**WHAT TO WORK ON**
Search the listing for "complex" and copy every line where it appears.

**RAW DATA**
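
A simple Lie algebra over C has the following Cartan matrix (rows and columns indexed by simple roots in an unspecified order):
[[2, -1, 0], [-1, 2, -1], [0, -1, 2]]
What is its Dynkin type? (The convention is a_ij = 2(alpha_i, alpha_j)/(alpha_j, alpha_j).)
type A_3

The matrix has rank 3 with 2's on the diagonal. Reading the off-diagonal entries as Dynkin edges (a single edge where a_ij = a_ji = -1; a double or triple edge where a_ij * a_ji = 2 or 3), the diagram is a chain of 3 nodes with single edges (A_3). One simple-root ordering that puts it in standard form is (alpha_3, alpha_2, alpha_1). So the algebra is type A_3, i.e. sl(4).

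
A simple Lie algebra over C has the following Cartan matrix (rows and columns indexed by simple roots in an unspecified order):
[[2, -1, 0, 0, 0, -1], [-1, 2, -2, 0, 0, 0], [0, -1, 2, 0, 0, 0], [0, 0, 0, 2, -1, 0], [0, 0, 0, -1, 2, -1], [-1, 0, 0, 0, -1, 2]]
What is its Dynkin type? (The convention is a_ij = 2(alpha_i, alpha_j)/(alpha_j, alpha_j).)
B6

The matrix has rank 6 with 2's on the diagonal. Reading the off-diagonal entries as Dynkin edges (a single edge where a_ij = a_ji = -1; a double or triple edge where a_ij * a_ji = 2 or 3), the diagram is a chain of 6 nodes with a double edge at one end; the terminal node there is the unique short simple root (B_6). One simple-root ordering that puts it in standard form is (alpha_4, alpha_5, alpha_6, alpha_1, alpha_2, alpha_3). So the algebra is type B_6, i.e. so(13).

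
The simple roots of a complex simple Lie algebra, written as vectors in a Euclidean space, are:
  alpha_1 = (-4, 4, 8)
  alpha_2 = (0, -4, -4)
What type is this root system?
Compute the Cartan integers a_ij = 2(alpha_i, alpha_j)/(alpha_j, alpha_j); the resulting 2x2 Cartan matrix is
[[2, -3], [-1, 2]].
The roots have two lengths (squared-length ratio 3:1); the short ones are alpha_{2}. The associated Dynkin diagram is two nodes joined by a triple edge (G_2), so the type is G_2.

G_2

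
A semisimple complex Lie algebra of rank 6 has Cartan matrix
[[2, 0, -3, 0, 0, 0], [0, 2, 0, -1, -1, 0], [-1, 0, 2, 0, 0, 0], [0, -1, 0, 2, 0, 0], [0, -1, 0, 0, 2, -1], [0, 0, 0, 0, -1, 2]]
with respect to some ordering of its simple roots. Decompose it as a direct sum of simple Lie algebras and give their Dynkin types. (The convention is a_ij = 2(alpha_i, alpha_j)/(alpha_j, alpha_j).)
The diagram associated to this matrix has two connected components: the simple roots {alpha_2, alpha_4, alpha_5, alpha_6} form a chain of 4 nodes with single edges (A_4), and {alpha_1, alpha_3} form two nodes joined by a triple edge (G_2). A semisimple Lie algebra decomposes uniquely as the direct sum of simple ideals, one per connected component of its Dynkin diagram, so g ≅ A_4 ⊕ G_2 (dimension 24 + 14 = 38).

type A_4 ⊕ type G_2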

**EXERCISE RESPONSE**
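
The simple roots of a complex simple Lie algebra, written as vectors in a Euclidean space, are:
A semisimple complex Lie algebra of rank 6 has Cartan matrix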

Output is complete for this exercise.